Supplied data:
....................

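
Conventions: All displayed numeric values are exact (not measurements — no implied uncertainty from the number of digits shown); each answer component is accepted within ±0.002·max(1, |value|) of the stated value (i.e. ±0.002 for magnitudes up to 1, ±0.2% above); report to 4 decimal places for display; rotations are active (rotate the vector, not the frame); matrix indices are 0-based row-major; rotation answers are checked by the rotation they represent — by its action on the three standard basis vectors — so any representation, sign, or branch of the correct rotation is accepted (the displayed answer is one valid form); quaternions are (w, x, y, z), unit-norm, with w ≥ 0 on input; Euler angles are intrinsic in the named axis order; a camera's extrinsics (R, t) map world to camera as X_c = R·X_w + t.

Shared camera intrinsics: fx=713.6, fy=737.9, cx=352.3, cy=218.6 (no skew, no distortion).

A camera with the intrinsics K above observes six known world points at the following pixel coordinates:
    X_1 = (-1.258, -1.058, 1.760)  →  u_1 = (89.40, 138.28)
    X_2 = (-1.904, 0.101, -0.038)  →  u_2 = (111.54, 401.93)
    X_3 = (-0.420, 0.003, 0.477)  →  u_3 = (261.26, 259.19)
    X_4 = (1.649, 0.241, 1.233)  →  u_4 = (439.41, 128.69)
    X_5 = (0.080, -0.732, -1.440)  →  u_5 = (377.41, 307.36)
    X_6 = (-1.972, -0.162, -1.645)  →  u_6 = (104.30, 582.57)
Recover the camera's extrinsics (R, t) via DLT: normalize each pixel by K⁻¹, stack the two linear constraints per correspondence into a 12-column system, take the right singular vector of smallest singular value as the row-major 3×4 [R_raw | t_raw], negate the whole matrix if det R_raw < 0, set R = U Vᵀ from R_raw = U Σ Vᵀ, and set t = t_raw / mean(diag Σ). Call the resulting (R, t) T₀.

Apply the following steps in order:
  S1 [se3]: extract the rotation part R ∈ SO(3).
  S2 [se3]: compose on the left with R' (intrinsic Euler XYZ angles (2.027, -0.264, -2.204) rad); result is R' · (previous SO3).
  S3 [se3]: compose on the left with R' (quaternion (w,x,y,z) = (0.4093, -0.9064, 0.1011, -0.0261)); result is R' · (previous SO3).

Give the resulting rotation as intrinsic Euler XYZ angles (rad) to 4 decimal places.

rotation (euler_xyz) = (-0.9754, -0.1975, -2.9813)

source (pnp_recover): camera pose = R=[0.8739 0.3199 -0.3660; -0.4730 0.7334 -0.4882; 0.1123 0.5997 0.7923], t=(-0.2200, 0.3600, 5.6300)
after S1 (rot_of_se3): [0.8739 0.3199 -0.3660; -0.4730 0.7334 -0.4882; 0.1123 0.5997 0.7923]
after S2 (compose_so3): [-0.8966 0.2315 -0.3776; 0.3002 -0.3091 -0.9024; -0.3256 -0.9224 0.2076]
after S3 (compose_so3): [-0.9680 0.1565 -0.1962; -0.2499 -0.5277 0.8118; 0.0235 0.8349 0.5499]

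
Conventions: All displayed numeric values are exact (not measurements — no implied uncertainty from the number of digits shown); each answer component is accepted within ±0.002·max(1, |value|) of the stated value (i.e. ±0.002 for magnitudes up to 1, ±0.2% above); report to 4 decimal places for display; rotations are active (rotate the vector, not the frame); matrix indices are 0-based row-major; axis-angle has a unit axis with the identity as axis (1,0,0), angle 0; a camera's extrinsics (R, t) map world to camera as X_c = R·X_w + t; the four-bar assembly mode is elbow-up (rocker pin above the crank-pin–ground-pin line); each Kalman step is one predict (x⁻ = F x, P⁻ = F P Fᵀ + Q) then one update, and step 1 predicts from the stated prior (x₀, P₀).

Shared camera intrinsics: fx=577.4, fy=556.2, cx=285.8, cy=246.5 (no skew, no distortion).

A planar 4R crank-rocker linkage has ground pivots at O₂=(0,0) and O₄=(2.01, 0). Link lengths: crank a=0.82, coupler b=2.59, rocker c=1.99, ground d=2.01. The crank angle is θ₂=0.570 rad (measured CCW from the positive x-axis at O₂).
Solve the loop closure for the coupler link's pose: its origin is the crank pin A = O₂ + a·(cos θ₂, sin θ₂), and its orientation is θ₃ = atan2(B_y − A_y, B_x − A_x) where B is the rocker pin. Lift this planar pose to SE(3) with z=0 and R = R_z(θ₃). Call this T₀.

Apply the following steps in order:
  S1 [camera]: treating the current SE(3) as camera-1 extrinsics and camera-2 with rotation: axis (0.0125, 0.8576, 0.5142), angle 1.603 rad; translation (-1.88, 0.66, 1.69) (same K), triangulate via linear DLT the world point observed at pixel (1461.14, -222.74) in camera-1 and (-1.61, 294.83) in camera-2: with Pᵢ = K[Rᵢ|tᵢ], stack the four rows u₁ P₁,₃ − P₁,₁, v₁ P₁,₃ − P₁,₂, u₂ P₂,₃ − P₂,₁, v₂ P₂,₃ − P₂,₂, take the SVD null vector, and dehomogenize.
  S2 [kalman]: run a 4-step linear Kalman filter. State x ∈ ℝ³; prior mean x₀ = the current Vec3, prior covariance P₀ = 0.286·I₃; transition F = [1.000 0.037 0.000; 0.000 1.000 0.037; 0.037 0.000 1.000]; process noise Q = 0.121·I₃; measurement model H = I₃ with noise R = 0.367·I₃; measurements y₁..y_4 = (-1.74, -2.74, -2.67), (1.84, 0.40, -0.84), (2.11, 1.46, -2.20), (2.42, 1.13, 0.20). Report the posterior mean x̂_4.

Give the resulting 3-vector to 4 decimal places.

result = (1.7075, 0.5394, -0.6925)

source (fourbar_fk): coupler pose = R=[0.8578 -0.5140 0.0000; 0.5140 0.8578 0.0000; 0.0000 0.0000 1.0000], t=(0.6904, 0.4425, 0.0000)
after S1 (triangulate): (0.1812, -1.3745, 0.7626)
after S2 (kf_track): (1.7075, 0.5394, -0.6925)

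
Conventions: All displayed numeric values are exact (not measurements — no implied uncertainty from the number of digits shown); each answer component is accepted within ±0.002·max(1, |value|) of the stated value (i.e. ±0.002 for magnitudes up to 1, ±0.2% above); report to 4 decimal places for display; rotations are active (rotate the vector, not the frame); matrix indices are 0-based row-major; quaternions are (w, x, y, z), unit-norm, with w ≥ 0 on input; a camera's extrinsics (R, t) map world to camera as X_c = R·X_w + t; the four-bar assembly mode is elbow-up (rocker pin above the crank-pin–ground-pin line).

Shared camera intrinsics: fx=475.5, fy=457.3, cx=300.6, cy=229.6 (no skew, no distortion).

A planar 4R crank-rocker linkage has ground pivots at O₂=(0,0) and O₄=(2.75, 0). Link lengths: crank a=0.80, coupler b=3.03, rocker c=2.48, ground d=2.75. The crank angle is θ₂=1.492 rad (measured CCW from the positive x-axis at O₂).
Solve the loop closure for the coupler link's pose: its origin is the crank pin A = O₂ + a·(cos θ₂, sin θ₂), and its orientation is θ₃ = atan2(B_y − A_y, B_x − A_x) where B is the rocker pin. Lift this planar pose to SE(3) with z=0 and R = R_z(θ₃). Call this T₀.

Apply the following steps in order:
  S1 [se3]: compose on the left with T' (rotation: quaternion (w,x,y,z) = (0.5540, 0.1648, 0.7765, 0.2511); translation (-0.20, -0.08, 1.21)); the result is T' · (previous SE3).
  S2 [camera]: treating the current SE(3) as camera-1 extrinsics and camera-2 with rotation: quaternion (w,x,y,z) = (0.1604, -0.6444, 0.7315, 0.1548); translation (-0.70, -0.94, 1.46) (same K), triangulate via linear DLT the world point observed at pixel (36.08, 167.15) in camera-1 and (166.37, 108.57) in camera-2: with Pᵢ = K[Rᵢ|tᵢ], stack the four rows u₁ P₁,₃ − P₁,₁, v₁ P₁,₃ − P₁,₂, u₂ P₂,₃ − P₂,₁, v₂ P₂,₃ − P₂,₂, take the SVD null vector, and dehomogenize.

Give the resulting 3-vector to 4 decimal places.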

....................

Task requirements: In the data above, which lines lie between the line with "A camera with" and the line with "S1 [se3]: extract", inclusive? Print those lines exactly and nothing else.

Response for this exercise:
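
A camera with the intrinsics K above observes six known world points at the following pixel coordinates:
    X_1 = (-1.258, -1.058, 1.760)  →  u_1 = (89.40, 138.28)
    X_2 = (-1.904, 0.101, -0.038)  →  u_2 = (111.54, 401.93)
    X_3 = (-0.420, 0.003, 0.477)  →  u_3 = (261.26, 259.19)
    X_4 = (1.649, 0.241, 1.233)  →  u_4 = (439.41, 128.69)
    X_5 = (0.080, -0.732, -1.440)  →  u_5 = (377.41, 307.36)
    X_6 = (-1.972, -0.162, -1.645)  →  u_6 = (104.30, 582.57)
Recover the camera's extrinsics (R, t) via DLT: normalize each pixel by K⁻¹, stack the two linear constraints per correspondence into a 12-column system, take the right singular vector of smallest singular value as the row-major 3×4 [R_raw | t_raw], negate the whole matrix if det R_raw < 0, set R = U Vᵀ from R_raw = U Σ Vᵀ, and set t = t_raw / mean(diag Σ). Call the resulting (R, t) T₀.

Apply the following steps in order:
  S1 [se3]: extract the rotation part R ∈ SO(3).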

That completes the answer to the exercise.